§ **Source records**
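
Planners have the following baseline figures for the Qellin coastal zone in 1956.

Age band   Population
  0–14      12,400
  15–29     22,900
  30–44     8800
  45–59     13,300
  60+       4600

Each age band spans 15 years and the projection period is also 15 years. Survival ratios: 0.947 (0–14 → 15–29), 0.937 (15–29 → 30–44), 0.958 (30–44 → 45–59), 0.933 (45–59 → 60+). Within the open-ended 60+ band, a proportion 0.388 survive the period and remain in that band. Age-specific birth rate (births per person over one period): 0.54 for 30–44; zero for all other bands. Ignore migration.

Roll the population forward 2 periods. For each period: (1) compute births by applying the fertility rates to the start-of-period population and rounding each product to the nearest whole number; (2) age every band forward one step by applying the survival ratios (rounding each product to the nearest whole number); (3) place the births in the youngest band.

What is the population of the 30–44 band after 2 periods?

Numbering the groups 1..5 from youngest to oldest:
Period 1.
Births: 8800 × 0.54 = 4752
Group 2: 12400 × 0.947 = 11743
Group 3: 22900 × 0.937 = 21457
Group 4: 8800 × 0.958 = 8430
Group 5: 13300 × 0.933 + 4600 × 0.388 = 12409 + 1785 = 14194
End of period: [4752, 11743, 21457, 8430, 14194]
Period 2.
Births: 21457 × 0.54 = 11587
Group 2: 4752 × 0.947 = 4500
Group 3: 11743 × 0.937 = 11003
Group 4: 21457 × 0.958 = 20556
Group 5: 8430 × 0.933 + 14194 × 0.388 = 7865 + 5507 = 13372
End of period: [11587, 4500, 11003, 20556, 13372]

11003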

§ **Exercise directions**
Could you print all of the entries again exactly as they stand?

§ **Exercise response**
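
Planners have the following baseline figures for the Qellin coastal zone in 1956.

Age band   Population
  0–14      12,400
  15–29     22,900
  30–44     8800
  45–59     13,300
  60+       4600

Each age band spans 15 years and the projection period is also 15 years. Survival ratios: 0.947 (0–14 → 15–29), 0.937 (15–29 → 30–44), 0.958 (30–44 → 45–59), 0.933 (45–59 → 60+). Within the open-ended 60+ band, a proportion 0.388 survive the period and remain in that band. Age-specific birth rate (births per person over one period): 0.54 for 30–44; zero for all other bands. Ignore migration.

Roll the population forward 2 periods. For each period: (1) compute births by applying the fertility rates to the start-of-period population and rounding each product to the nearest whole number; (2) age every band forward one step by applying the survival ratios (rounding each product to the nearest whole number); (3) place the births in the youngest band.

What is the population of the 30–44 band after 2 periods?

Numbering the groups 1..5 from youngest to oldest:
Period 1.
Births: 8800 × 0.54 = 4752
Group 2: 12400 × 0.947 = 11743
Group 3: 22900 × 0.937 = 21457
Group 4: 8800 × 0.958 = 8430
Group 5: 13300 × 0.933 + 4600 × 0.388 = 12409 + 1785 = 14194
End of period: [4752, 11743, 21457, 8430, 14194]
Period 2.
Births: 21457 × 0.54 = 11587
Group 2: 4752 × 0.947 = 4500
Group 3: 11743 × 0.937 = 11003
Group 4: 21457 × 0.958 = 20556
Group 5: 8430 × 0.933 + 14194 × 0.388 = 7865 + 5507 = 13372
End of period: [11587, 4500, 11003, 20556, 13372]

11003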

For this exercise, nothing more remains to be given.